(Stored items)
....................
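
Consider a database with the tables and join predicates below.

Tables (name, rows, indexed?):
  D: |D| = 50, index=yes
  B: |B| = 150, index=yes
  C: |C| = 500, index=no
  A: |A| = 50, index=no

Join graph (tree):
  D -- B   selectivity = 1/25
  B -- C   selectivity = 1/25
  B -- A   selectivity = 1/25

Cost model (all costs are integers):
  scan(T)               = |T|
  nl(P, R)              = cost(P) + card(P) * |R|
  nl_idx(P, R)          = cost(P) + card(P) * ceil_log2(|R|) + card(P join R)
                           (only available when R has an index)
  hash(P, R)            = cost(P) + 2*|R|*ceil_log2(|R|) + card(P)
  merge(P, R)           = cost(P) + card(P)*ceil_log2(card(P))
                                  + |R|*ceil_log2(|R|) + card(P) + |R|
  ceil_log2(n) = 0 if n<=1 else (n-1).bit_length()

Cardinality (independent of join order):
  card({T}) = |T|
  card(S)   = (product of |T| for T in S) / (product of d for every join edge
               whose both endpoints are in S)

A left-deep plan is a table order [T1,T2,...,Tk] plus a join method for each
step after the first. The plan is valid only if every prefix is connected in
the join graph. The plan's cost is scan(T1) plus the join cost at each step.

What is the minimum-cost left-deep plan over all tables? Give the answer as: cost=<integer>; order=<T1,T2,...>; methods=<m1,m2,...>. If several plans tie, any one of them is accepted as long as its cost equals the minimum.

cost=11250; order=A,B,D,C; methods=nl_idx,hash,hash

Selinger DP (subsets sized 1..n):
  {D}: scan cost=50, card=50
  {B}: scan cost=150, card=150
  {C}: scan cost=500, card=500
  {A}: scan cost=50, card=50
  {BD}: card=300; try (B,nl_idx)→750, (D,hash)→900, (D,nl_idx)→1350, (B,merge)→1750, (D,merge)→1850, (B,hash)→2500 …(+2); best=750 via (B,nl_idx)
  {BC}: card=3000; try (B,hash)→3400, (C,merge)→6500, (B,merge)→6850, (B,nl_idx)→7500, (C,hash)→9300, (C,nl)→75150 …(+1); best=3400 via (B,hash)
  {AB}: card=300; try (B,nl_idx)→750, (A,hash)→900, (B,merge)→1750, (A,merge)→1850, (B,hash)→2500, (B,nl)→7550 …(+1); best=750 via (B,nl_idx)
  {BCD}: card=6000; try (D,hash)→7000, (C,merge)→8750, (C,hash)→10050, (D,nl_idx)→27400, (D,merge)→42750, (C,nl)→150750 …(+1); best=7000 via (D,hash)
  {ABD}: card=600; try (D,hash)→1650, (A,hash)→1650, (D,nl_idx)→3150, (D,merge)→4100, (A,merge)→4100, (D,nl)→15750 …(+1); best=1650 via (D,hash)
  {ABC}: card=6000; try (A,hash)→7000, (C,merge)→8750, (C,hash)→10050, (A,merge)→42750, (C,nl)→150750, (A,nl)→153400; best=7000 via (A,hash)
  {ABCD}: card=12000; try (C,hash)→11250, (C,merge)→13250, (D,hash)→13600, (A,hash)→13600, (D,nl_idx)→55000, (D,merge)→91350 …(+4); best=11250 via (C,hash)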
....................
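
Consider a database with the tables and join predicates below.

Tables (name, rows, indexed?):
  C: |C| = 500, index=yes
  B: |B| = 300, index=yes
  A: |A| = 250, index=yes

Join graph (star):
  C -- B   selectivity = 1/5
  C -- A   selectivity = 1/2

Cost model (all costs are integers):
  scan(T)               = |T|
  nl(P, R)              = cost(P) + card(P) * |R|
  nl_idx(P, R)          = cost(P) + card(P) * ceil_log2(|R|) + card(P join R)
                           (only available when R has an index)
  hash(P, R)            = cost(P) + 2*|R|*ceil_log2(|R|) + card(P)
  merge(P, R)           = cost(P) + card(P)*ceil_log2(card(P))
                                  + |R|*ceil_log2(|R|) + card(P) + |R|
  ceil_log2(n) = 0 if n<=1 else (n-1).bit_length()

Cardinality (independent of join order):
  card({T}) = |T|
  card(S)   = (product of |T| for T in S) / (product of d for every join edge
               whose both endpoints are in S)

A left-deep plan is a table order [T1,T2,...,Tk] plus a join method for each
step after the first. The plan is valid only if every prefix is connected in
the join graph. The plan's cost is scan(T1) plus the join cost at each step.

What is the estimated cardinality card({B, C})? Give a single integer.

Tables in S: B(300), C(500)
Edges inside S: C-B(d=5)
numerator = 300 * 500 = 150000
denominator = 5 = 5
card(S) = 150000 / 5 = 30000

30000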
....................
◆ TASK GOAL
Scan the lines above for the word "selectivity", then copy each line that has it.

◆ ANSWER TO THE EXERCISE
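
  D -- B   selectivity = 1/25
  B -- C   selectivity = 1/25
  B -- A   selectivity = 1/25
  C -- B   selectivity = 1/5
  C -- A   selectivity = 1/2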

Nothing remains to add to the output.